(Dataset entries)
>>>
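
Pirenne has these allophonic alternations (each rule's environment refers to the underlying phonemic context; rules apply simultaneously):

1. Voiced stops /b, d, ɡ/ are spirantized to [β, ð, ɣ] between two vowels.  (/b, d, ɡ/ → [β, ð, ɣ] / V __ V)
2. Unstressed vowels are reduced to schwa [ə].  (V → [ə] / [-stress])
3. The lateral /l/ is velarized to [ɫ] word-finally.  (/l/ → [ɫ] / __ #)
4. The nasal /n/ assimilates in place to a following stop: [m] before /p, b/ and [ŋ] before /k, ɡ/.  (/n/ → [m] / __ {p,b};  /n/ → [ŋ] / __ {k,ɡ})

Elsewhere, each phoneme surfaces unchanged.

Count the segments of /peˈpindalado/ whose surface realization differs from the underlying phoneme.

5

Segments that undergo a rule: /e/ → [ə] (rule 2); /a/ → [ə] (rule 2); /a/ → [ə] (rule 2); /d/ → [ð] (rule 1); /o/ → [ə] (rule 2).
All other segments surface unchanged.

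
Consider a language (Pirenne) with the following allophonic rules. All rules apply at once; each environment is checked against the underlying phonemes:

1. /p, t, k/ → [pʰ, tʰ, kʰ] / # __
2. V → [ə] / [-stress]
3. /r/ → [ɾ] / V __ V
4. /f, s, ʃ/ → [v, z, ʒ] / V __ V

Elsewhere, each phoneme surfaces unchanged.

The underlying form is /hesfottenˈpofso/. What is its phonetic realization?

/h/ — not in any rule's target class → [h].
Rule 2 applies to /e/ (between /h/ and /s/: in an unstressed syllable) → [ə].
/s/ — between /e/ and /f/; rule 4 does not apply here → [s].
/f/ (between /s/ and /o/) fails the environment for rule 4, so it stays [f].
/o/ (between /f/ and /t/): in an unstressed syllable, so rule 2 applies → [ə].
/t/ (between /o/ and /t/): rule 1 targets it, but not word-initially → unchanged [t].
/t/ (between /t/ and /e/): rule 1 targets it, but not word-initially → unchanged [t].
/e/ (between /t/ and /n/): in an unstressed syllable, so rule 2 applies → [ə].
/n/ stays [n].
/p/ (between /n/ and /o/): rule 1 targets it, but not word-initially → unchanged [p].
/o/ — between /p/ and /f/; rule 2 does not apply here → [o].
/f/ (between /o/ and /s/) is in the target of rule 4 but the environment (between two vowels) is not met → [f].
/s/ — between /f/ and /o/; rule 4 does not apply here → [s].
Rule 2 applies to /o/ (word-final: in an unstressed syllable) → [ə].

[həsfəttənˈpofsə]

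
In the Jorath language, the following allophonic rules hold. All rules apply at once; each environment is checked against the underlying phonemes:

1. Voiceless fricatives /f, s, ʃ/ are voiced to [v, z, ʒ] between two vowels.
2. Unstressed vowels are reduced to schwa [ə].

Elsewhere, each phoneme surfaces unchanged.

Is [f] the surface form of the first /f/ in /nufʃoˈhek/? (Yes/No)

Yes

/f/ (between /u/ and /ʃ/) fails the environment for rule 1, so it stays [f].
The actual realization is [f], which matches [f].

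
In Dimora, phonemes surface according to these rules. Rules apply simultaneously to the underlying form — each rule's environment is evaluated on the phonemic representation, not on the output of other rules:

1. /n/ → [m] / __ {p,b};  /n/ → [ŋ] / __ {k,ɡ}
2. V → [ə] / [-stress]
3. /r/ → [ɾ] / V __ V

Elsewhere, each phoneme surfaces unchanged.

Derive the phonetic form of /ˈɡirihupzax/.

[ˈɡiɾəhəpzəx]

/i/ (between /ɡ/ and /r/): rule 2 targets it, but not in an unstressed syllable → unchanged [i].
/r/ (between /i/ and /i/) occurs between two vowels → [ɾ] by rule 3.
/i/ (between /r/ and /h/) occurs in an unstressed syllable → [ə] by rule 2.
Rule 2 applies to /u/ (between /h/ and /p/: in an unstressed syllable) → [ə].
/a/ (between /z/ and /x/) occurs in an unstressed syllable → [ə] by rule 2.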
<<<
[Required action]
Only one span is to be repeated: the line with "Is [f] the surface" through the final line of the entries above, word for word.

[Answer to this task]
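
Is [f] the surface form of the first /f/ in /nufʃoˈhek/? (Yes/No)

Yes

/f/ (between /u/ and /ʃ/) fails the environment for rule 1, so it stays [f].
The actual realization is [f], which matches [f].

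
In Dimora, phonemes surface according to these rules. Rules apply simultaneously to the underlying form — each rule's environment is evaluated on the phonemic representation, not on the output of other rules:

1. /n/ → [m] / __ {p,b};  /n/ → [ŋ] / __ {k,ɡ}
2. V → [ə] / [-stress]
3. /r/ → [ɾ] / V __ V

Elsewhere, each phoneme surfaces unchanged.

Derive the phonetic form of /ˈɡirihupzax/.

[ˈɡiɾəhəpzəx]

/i/ (between /ɡ/ and /r/): rule 2 targets it, but not in an unstressed syllable → unchanged [i].
/r/ (between /i/ and /i/) occurs between two vowels → [ɾ] by rule 3.
/i/ (between /r/ and /h/) occurs in an unstressed syllable → [ə] by rule 2.
Rule 2 applies to /u/ (between /h/ and /p/: in an unstressed syllable) → [ə].
/a/ (between /z/ and /x/) occurs in an unstressed syllable → [ə] by rule 2.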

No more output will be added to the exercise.